* PROBLEM REQUIREMENTS
Lines in which "becomes" appears should be pulled from the data below.

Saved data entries
»»

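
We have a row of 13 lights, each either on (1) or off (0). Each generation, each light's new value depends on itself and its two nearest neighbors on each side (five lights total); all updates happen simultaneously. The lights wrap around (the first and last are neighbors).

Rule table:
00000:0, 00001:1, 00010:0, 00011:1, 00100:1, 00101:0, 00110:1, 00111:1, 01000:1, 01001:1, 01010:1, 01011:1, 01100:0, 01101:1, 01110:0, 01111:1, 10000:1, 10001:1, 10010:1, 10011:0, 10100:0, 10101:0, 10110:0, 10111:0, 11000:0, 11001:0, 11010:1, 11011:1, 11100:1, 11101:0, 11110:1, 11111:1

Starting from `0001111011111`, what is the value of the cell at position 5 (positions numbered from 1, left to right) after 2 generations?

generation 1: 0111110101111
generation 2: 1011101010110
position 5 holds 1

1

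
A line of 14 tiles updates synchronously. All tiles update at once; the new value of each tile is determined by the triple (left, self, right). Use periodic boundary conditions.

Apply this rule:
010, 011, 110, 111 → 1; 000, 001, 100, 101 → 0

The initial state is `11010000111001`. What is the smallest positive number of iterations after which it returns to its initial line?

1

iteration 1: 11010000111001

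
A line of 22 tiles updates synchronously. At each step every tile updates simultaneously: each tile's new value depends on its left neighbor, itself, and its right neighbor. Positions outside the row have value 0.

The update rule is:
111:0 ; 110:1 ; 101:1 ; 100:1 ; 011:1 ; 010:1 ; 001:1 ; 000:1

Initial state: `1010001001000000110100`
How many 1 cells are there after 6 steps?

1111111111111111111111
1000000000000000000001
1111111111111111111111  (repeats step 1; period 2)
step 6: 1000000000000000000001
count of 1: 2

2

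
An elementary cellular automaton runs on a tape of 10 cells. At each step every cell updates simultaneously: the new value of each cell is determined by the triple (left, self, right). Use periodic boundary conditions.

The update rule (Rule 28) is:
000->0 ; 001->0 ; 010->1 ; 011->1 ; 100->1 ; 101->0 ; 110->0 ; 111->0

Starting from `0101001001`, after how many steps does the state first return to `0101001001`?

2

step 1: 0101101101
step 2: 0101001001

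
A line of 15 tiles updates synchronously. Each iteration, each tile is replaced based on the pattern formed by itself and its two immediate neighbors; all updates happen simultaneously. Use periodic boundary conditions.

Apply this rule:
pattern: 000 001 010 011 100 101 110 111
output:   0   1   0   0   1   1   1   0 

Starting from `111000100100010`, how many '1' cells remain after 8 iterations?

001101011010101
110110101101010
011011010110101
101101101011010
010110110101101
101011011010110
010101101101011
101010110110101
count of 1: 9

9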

««
»»

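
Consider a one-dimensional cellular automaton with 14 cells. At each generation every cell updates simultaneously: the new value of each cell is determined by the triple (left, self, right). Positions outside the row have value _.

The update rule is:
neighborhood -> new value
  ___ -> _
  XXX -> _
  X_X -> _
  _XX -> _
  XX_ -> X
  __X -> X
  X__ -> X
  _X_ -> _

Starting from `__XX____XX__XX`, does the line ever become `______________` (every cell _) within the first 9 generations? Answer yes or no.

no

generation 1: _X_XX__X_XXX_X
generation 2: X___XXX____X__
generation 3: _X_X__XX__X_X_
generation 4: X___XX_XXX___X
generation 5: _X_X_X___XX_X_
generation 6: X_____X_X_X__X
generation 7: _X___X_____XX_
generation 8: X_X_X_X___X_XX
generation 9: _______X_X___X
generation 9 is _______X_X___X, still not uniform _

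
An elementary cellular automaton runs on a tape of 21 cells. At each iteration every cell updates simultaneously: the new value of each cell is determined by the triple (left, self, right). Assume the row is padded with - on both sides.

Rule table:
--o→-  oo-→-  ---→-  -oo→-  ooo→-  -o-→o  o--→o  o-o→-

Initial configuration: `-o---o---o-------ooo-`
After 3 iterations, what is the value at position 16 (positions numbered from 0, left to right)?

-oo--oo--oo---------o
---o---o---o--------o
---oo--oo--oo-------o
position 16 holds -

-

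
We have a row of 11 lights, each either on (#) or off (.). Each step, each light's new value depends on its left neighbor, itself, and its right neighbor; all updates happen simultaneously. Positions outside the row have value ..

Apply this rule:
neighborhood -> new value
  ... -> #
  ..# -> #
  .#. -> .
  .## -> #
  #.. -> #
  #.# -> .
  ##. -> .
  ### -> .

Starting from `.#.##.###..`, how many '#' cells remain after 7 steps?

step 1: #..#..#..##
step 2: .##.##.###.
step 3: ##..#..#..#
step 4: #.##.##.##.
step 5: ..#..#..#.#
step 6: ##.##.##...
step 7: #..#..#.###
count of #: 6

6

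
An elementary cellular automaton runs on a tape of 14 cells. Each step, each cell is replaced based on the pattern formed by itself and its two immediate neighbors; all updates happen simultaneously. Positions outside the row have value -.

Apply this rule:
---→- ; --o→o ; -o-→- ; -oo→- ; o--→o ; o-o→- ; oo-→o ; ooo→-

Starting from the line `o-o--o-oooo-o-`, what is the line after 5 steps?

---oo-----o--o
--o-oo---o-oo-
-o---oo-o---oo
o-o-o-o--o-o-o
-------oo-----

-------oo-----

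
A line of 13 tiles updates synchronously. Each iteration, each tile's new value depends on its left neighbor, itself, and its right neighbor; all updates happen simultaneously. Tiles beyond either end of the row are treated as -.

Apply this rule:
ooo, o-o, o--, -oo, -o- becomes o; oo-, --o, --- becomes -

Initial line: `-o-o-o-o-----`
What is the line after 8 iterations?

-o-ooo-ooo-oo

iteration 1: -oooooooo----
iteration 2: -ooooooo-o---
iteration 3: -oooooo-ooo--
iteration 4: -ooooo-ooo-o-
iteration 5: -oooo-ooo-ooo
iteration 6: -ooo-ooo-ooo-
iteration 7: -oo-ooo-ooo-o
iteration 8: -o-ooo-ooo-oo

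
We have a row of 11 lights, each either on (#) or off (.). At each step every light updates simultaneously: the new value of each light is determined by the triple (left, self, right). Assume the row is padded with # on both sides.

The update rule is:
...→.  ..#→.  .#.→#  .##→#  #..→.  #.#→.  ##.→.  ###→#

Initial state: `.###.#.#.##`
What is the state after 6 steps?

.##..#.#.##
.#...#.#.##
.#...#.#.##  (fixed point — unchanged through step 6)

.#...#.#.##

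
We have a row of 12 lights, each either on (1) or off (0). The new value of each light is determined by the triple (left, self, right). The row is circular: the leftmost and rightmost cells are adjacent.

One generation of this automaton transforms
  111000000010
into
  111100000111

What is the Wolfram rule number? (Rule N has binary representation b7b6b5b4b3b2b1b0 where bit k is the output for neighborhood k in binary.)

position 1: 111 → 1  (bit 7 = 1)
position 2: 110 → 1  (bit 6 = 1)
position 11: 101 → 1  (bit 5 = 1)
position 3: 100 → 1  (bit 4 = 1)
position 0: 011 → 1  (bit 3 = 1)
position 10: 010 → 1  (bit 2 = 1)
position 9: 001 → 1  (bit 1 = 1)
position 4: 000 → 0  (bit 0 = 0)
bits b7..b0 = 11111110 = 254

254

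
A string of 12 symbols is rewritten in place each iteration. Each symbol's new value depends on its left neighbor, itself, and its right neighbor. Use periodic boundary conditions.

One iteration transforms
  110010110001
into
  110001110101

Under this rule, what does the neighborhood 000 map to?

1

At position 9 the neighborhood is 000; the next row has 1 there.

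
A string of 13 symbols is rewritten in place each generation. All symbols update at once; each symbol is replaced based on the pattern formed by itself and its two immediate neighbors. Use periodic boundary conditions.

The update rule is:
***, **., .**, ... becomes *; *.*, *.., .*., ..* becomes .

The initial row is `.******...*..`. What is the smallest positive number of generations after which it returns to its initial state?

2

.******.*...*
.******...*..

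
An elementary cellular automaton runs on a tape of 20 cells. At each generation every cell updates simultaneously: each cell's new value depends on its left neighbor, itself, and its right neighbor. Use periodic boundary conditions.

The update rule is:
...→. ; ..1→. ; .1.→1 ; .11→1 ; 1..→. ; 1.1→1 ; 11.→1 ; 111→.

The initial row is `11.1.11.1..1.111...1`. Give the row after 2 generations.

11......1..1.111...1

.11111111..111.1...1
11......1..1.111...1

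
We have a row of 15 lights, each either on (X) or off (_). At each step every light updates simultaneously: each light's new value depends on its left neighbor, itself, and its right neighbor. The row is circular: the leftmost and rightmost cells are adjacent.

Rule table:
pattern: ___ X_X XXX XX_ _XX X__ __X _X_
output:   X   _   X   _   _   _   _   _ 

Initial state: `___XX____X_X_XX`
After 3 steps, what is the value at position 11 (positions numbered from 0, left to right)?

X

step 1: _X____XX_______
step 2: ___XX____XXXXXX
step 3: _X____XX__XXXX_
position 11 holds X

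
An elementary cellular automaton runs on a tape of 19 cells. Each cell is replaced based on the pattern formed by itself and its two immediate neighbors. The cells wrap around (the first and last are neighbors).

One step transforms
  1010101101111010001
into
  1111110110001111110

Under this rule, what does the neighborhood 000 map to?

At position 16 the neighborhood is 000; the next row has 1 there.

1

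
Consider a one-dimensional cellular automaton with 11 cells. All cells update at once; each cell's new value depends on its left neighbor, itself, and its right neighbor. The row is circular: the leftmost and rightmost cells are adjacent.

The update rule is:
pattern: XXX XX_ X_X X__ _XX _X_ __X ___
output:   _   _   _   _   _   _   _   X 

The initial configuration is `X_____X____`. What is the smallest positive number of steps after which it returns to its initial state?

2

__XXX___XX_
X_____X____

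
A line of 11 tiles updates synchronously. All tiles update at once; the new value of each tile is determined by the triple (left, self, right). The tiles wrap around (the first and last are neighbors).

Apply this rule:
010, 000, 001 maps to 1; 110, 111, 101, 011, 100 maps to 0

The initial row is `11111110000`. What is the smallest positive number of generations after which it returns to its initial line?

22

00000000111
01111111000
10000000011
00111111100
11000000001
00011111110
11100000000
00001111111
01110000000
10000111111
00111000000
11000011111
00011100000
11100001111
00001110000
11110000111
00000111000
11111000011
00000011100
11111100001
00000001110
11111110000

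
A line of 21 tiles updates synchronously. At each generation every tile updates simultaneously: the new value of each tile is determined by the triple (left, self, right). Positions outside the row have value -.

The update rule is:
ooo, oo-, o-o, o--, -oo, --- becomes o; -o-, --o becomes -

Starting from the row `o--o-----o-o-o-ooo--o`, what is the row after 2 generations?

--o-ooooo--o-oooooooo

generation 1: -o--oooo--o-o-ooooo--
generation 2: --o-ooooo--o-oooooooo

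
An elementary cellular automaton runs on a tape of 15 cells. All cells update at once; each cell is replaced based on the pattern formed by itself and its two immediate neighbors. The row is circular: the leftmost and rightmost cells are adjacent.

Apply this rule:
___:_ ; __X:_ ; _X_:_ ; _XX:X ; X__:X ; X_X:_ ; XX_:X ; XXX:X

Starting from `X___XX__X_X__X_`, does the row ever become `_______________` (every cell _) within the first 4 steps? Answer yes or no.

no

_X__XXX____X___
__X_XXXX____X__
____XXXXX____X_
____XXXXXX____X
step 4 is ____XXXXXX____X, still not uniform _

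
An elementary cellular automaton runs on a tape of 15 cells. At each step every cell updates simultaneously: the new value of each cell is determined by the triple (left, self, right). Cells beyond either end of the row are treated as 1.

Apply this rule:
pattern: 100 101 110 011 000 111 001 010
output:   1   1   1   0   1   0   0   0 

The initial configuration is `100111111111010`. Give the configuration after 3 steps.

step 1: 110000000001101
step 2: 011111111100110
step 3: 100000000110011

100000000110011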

««

* TASK RESULT
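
ooo, o-o, o--, -oo, -o- becomes o; oo-, --o, --- becomes -
***, **., .**, ... becomes *; *.*, *.., .*., ..* becomes .
ooo, oo-, o-o, o--, -oo, --- becomes o; -o-, --o becomes -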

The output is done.